== EXERCISE ==
The data beneath this task has to be reprinted character for character.

Saved entries
--------------------

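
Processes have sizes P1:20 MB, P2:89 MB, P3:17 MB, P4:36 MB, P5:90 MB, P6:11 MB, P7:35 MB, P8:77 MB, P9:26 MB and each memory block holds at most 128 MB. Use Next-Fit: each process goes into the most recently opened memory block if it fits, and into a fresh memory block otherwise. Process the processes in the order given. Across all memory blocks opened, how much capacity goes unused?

Put P1 (20 MB) in memory block 1; 108 MB remain.
Put P2 (89 MB) in memory block 1; 19 MB remain.
Put P3 (17 MB) in memory block 1; 2 MB remain.
Put P4 (36 MB) in memory block 2; 92 MB remain.
Put P5 (90 MB) in memory block 2; 2 MB remain.
Put P6 (11 MB) in memory block 3; 117 MB remain.
Put P7 (35 MB) in memory block 3; 82 MB remain.
Put P8 (77 MB) in memory block 3; 5 MB remain.
Put P9 (26 MB) in memory block 4; 102 MB remain.
4 memory blocks × 128 MB = 512 MB; used 401 MB; unused 111 MB.

111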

--------------------

== OUTPUT OF THE TASK ==
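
Processes have sizes P1:20 MB, P2:89 MB, P3:17 MB, P4:36 MB, P5:90 MB, P6:11 MB, P7:35 MB, P8:77 MB, P9:26 MB and each memory block holds at most 128 MB. Use Next-Fit: each process goes into the most recently opened memory block if it fits, and into a fresh memory block otherwise. Process the processes in the order given. Across all memory blocks opened, how much capacity goes unused?

Put P1 (20 MB) in memory block 1; 108 MB remain.
Put P2 (89 MB) in memory block 1; 19 MB remain.
Put P3 (17 MB) in memory block 1; 2 MB remain.
Put P4 (36 MB) in memory block 2; 92 MB remain.
Put P5 (90 MB) in memory block 2; 2 MB remain.
Put P6 (11 MB) in memory block 3; 117 MB remain.
Put P7 (35 MB) in memory block 3; 82 MB remain.
Put P8 (77 MB) in memory block 3; 5 MB remain.
Put P9 (26 MB) in memory block 4; 102 MB remain.
4 memory blocks × 128 MB = 512 MB; used 401 MB; unused 111 MB.

111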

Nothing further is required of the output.